Records contained in a dataset:
[Start of Attachment]

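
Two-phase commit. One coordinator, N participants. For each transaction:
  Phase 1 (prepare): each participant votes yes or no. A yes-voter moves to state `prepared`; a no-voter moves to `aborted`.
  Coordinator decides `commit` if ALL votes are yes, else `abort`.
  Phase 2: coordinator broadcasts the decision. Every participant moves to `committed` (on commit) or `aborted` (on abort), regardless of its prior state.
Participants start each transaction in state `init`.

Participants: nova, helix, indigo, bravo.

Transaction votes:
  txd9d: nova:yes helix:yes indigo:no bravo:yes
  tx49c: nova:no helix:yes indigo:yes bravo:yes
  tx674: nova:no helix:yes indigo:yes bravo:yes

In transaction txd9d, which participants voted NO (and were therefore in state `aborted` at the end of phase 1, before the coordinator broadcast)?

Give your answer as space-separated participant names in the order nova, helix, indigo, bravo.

Txn txd9d phase 1: nova yes -> prepared; helix yes -> prepared; indigo no -> aborted; bravo yes -> prepared

Answer: indigo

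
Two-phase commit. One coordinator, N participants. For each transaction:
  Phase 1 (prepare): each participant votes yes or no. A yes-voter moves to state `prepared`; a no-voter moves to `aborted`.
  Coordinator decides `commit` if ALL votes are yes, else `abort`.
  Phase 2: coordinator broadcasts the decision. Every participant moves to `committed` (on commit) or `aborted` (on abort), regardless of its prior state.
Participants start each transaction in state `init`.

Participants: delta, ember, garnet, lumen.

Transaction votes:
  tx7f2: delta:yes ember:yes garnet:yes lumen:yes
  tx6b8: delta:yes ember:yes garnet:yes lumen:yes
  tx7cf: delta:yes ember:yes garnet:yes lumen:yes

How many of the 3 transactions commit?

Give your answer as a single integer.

Answer: 3

Derivation:
tx7f2: all yes -> commit (commits=1)
tx6b8: all yes -> commit (commits=2)
tx7cf: all yes -> commit (commits=3)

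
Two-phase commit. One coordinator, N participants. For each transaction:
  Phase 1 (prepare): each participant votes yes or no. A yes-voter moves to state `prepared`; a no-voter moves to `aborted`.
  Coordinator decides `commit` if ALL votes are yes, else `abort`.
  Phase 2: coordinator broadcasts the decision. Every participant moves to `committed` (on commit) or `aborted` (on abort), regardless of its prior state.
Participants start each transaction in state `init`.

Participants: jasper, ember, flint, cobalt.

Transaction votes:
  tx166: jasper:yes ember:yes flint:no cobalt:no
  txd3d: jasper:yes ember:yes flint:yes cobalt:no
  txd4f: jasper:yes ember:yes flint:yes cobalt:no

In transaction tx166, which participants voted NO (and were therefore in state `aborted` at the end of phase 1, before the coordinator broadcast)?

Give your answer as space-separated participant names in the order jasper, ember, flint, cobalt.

Answer: flint cobalt

Derivation:
Txn tx166 phase 1: jasper yes -> prepared; ember yes -> prepared; flint no -> aborted; cobalt no -> aborted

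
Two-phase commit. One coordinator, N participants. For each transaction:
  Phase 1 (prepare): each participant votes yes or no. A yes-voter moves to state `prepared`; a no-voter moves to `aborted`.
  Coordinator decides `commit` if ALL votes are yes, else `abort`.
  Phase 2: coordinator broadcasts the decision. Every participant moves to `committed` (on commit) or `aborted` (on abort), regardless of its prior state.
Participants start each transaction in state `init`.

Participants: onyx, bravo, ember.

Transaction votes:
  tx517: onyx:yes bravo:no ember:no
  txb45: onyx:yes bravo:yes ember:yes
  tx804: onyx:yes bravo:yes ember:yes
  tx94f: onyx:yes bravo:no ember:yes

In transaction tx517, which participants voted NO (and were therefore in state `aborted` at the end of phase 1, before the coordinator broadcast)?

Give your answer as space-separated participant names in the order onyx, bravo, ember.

Answer: bravo ember

Derivation:
Txn tx517 phase 1: onyx yes -> prepared; bravo no -> aborted; ember no -> aborted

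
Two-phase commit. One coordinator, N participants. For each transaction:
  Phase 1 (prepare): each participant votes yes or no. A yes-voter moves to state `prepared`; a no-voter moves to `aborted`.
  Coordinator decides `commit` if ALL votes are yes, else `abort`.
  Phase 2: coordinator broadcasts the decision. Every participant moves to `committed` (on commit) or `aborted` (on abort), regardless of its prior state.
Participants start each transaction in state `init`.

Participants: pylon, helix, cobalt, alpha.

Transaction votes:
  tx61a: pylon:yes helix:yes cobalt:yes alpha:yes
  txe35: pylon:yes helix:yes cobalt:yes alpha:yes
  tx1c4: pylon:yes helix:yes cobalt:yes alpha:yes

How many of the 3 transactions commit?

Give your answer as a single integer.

tx61a: all yes -> commit (commits=1)
txe35: all yes -> commit (commits=2)
tx1c4: all yes -> commit (commits=3)

Answer: 3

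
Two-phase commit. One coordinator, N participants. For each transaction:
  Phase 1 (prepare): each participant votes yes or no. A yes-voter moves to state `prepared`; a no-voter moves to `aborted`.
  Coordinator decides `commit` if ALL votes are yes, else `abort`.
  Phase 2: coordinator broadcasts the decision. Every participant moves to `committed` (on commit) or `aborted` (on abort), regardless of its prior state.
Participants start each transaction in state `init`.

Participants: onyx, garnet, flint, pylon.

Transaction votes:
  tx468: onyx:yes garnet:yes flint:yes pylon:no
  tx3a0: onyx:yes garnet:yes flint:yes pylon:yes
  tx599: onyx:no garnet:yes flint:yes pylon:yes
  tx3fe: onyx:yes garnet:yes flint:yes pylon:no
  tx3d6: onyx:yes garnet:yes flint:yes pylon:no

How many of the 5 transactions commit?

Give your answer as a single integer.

Answer: 1

Derivation:
tx468: no from pylon -> abort (commits=0)
tx3a0: all yes -> commit (commits=1)
tx599: no from onyx -> abort (commits=1)
tx3fe: no from pylon -> abort (commits=1)
tx3d6: no from pylon -> abort (commits=1)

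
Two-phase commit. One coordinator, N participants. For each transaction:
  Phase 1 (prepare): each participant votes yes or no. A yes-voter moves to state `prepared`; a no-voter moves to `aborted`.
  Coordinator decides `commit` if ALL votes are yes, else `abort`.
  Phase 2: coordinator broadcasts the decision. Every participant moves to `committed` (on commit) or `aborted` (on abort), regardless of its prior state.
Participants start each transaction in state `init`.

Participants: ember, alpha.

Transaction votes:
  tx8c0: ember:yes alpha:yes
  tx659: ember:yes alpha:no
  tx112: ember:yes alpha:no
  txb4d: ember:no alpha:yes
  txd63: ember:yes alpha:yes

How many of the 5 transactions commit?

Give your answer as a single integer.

Answer: 2

Derivation:
tx8c0: all yes -> commit (commits=1)
tx659: no from alpha -> abort (commits=1)
tx112: no from alpha -> abort (commits=1)
txb4d: no from ember -> abort (commits=1)
txd63: all yes -> commit (commits=2)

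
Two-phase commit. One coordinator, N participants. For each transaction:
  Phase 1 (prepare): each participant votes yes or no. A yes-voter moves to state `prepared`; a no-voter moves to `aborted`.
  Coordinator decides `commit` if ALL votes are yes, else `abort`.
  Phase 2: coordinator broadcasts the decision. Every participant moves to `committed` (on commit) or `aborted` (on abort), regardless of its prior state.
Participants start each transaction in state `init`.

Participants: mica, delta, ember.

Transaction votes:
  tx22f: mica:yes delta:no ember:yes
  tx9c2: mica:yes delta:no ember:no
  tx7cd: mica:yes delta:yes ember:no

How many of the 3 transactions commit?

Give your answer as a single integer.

tx22f: no from delta -> abort (commits=0)
tx9c2: no from delta, ember -> abort (commits=0)
tx7cd: no from ember -> abort (commits=0)

Answer: 0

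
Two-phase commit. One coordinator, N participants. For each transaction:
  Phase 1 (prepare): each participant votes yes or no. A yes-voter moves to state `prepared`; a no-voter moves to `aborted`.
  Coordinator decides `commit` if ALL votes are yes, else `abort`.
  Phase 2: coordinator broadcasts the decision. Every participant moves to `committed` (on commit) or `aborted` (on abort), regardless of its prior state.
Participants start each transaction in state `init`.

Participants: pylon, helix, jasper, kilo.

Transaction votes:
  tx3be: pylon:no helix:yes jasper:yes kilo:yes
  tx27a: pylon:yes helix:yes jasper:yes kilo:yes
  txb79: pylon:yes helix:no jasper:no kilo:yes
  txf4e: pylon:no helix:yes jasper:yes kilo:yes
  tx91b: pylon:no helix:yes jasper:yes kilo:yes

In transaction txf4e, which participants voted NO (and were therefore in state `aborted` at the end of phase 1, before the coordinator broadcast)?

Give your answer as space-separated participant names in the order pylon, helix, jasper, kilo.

Txn txf4e phase 1: pylon no -> aborted; helix yes -> prepared; jasper yes -> prepared; kilo yes -> prepared

Answer: pylon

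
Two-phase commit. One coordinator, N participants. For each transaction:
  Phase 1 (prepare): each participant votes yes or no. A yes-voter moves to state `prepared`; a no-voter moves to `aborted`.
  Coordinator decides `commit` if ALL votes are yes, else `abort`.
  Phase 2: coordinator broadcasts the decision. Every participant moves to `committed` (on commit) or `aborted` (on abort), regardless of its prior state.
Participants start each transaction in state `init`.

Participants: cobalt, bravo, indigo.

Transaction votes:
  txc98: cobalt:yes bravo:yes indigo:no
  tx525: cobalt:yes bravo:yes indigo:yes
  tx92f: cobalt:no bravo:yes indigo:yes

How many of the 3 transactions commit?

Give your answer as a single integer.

Answer: 1

Derivation:
txc98: no from indigo -> abort (commits=0)
tx525: all yes -> commit (commits=1)
tx92f: no from cobalt -> abort (commits=1)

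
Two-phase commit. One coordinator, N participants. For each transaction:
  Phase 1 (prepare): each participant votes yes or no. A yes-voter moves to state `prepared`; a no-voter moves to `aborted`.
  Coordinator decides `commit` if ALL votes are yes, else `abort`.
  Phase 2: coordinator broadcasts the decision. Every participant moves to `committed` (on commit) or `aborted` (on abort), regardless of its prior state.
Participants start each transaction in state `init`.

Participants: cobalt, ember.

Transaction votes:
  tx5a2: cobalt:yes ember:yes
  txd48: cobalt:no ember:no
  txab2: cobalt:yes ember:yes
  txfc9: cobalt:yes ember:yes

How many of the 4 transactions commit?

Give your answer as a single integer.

tx5a2: all yes -> commit (commits=1)
txd48: no from cobalt, ember -> abort (commits=1)
txab2: all yes -> commit (commits=2)
txfc9: all yes -> commit (commits=3)

Answer: 3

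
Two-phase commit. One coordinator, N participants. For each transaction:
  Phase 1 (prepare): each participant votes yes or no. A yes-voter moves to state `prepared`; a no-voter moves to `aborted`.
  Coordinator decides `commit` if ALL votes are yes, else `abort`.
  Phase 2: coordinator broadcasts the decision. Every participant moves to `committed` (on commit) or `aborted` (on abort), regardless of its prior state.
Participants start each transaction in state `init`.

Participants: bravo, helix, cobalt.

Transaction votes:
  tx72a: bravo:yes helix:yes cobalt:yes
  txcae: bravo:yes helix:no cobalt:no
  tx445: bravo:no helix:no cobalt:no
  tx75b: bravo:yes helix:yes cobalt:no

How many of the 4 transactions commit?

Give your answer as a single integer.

tx72a: all yes -> commit (commits=1)
txcae: no from helix, cobalt -> abort (commits=1)
tx445: no from bravo, helix, cobalt -> abort (commits=1)
tx75b: no from cobalt -> abort (commits=1)

Answer: 1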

[End of Attachment]

▶ **YOUR TASK**
Within the records above, tally the lines that contain "mica". Give the total and nothing more.

▶ **RESULT**
4